▶ [Task to complete] Where the word "four" shows up in a line below, that line is counted. State how many lines are counted, without any other words.

▶ [Entries supplied]
= Beginning of Section =

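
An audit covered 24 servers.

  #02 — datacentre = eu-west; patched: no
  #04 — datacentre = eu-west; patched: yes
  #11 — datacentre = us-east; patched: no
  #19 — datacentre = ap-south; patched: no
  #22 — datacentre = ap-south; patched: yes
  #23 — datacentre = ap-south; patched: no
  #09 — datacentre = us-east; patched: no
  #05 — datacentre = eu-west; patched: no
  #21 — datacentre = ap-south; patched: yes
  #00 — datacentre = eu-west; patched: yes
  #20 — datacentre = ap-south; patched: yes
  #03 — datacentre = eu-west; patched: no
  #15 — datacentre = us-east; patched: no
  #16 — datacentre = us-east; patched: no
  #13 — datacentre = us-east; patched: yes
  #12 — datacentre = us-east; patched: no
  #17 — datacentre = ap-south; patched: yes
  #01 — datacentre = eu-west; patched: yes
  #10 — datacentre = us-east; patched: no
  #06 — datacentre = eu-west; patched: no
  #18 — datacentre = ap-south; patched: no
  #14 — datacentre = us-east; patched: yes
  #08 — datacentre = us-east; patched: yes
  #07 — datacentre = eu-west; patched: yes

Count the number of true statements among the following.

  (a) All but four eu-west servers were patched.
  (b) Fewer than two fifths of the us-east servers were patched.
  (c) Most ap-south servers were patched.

3

(a) eu-west: |A| = 8, |A ∩ B| = 4; needs |A ∖ B| = 4 — true.
(b) us-east: |A| = 9, |A ∩ B| = 3; needs |A ∩ B| / |A| < 2/5 — true.
(c) ap-south: |A| = 7, |A ∩ B| = 4; needs |A ∩ B| > |A ∖ B| — true.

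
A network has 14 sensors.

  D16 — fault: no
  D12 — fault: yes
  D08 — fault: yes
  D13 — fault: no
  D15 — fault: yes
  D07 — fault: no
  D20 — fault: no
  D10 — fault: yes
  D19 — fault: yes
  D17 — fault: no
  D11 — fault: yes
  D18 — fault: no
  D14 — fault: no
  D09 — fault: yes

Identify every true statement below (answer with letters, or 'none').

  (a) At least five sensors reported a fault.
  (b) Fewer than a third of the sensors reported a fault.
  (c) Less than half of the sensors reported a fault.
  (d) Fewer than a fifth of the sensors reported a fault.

(a)

|A| = 14, |A ∩ B| = 7, |A ∖ B| = 7.
(a) |A ∩ B| ≥ 5: holds.
(b) |A ∩ B| / |A| < 1/3: fails.
(c) |A ∩ B| < |A ∖ B|: fails.
(d) |A ∩ B| / |A| < 1/5: fails.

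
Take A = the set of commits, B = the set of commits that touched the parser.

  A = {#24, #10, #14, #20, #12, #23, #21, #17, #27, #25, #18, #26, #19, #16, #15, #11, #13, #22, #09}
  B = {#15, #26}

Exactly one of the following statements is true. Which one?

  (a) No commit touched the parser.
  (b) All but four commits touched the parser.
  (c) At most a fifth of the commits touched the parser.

|A| = 19, |A ∩ B| = 2, |A ∖ B| = 17.
(a) requires A ∩ B = ∅ (|A ∩ B| = 0): false.
(b) requires |A ∖ B| = 4: false.
(c) requires |A ∩ B| / |A| ≤ 1/5: true.

(c)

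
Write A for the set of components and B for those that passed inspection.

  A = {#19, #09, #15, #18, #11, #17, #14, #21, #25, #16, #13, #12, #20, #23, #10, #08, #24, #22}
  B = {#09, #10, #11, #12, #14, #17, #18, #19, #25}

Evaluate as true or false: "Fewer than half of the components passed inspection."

False

The determiner here denotes the relation: |A ∩ B| < |A ∖ B|.
|A| = 18, |A ∩ B| = 9, |A ∖ B| = 9.
9 = 9, so the statement is false.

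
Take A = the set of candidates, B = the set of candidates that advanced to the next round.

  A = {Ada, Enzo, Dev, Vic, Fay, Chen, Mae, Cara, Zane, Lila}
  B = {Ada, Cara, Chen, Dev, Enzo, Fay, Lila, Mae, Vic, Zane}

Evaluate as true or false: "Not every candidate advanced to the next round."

False

Truth condition: A ⊄ B (|A ∖ B| ≥ 1).
A (the restrictor) = {Ada, Enzo, Dev, Vic, Fay, Chen, Mae, Cara, Zane, Lila}, |A| = 10.
A ∖ B = {}, so |A ∖ B| = 0.
So the statement is false.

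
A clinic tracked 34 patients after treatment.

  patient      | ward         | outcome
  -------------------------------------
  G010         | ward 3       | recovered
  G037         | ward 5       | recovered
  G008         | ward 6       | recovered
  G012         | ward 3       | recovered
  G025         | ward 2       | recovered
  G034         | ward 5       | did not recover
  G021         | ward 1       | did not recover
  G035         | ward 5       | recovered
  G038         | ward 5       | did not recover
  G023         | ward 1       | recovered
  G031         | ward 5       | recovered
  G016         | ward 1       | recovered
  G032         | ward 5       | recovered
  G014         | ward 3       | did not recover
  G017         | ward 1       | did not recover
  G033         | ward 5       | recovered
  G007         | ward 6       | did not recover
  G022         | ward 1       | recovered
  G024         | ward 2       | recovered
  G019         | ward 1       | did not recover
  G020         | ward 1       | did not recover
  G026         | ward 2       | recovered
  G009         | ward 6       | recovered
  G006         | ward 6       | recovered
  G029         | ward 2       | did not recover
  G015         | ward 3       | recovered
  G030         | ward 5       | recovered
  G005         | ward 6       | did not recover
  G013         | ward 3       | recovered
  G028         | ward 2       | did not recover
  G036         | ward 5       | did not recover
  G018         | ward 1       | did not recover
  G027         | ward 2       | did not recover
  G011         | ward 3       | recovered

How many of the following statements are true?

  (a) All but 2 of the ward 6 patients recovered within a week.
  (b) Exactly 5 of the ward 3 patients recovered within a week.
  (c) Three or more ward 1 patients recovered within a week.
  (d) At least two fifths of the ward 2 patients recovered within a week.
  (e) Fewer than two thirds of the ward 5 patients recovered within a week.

(a) ward 6: |A| = 5, |A ∩ B| = 3; needs |A ∖ B| = 2 — true.
(b) ward 3: |A| = 6, |A ∩ B| = 5; needs |A ∩ B| = 5 — true.
(c) ward 1: |A| = 8, |A ∩ B| = 3; needs |A ∩ B| ≥ 3 — true.
(d) ward 2: |A| = 6, |A ∩ B| = 3; needs |A ∩ B| / |A| ≥ 2/5 — true.
(e) ward 5: |A| = 9, |A ∩ B| = 6; needs |A ∩ B| / |A| < 2/3 — false.

4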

= End of Section =

▶ [Response to the exercise] 2